**GIVEN ENTRIES:**

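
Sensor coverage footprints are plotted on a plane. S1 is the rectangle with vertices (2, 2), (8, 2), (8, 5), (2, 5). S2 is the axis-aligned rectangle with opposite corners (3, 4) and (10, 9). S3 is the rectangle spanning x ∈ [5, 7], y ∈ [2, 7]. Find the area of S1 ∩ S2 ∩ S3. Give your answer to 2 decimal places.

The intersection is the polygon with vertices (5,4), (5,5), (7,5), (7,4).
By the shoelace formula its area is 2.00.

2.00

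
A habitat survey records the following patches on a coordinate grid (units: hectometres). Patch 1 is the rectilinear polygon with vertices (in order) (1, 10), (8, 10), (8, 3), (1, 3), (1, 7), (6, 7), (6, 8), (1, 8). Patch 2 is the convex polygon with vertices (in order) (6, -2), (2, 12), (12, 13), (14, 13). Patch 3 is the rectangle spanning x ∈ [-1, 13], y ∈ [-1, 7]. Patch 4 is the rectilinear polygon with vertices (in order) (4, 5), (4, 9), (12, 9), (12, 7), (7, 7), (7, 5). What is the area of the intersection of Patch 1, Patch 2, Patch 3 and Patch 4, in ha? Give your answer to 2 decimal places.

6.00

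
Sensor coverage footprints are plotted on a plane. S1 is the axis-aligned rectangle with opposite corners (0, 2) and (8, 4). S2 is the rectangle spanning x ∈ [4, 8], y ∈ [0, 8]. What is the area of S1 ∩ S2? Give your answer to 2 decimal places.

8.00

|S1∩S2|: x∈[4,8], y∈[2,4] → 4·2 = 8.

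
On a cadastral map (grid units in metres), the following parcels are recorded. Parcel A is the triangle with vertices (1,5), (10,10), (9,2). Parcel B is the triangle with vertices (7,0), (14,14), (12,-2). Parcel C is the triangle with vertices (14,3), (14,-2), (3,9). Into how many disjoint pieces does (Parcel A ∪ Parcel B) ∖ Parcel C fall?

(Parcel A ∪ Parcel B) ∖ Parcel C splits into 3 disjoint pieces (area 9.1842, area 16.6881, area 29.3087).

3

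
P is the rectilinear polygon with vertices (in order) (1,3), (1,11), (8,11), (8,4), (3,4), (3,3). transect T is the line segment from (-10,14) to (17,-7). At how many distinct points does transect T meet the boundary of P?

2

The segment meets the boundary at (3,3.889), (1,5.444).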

**WHAT YOU ARE ASKED TO DO:** Up to and including the last line of the material, reproduce every line exactly, beginning with the one that contains "On a cadastral" and adding nothing else.

**RESPONSE BELOW:**
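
On a cadastral map (grid units in metres), the following parcels are recorded. Parcel A is the triangle with vertices (1,5), (10,10), (9,2). Parcel B is the triangle with vertices (7,0), (14,14), (12,-2). Parcel C is the triangle with vertices (14,3), (14,-2), (3,9). Into how many disjoint pieces does (Parcel A ∪ Parcel B) ∖ Parcel C fall?

(Parcel A ∪ Parcel B) ∖ Parcel C splits into 3 disjoint pieces (area 9.1842, area 16.6881, area 29.3087).

3

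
P is the rectilinear polygon with vertices (in order) (1,3), (1,11), (8,11), (8,4), (3,4), (3,3). transect T is the line segment from (-10,14) to (17,-7). At how many distinct points does transect T meet the boundary of P?

2

The segment meets the boundary at (3,3.889), (1,5.444).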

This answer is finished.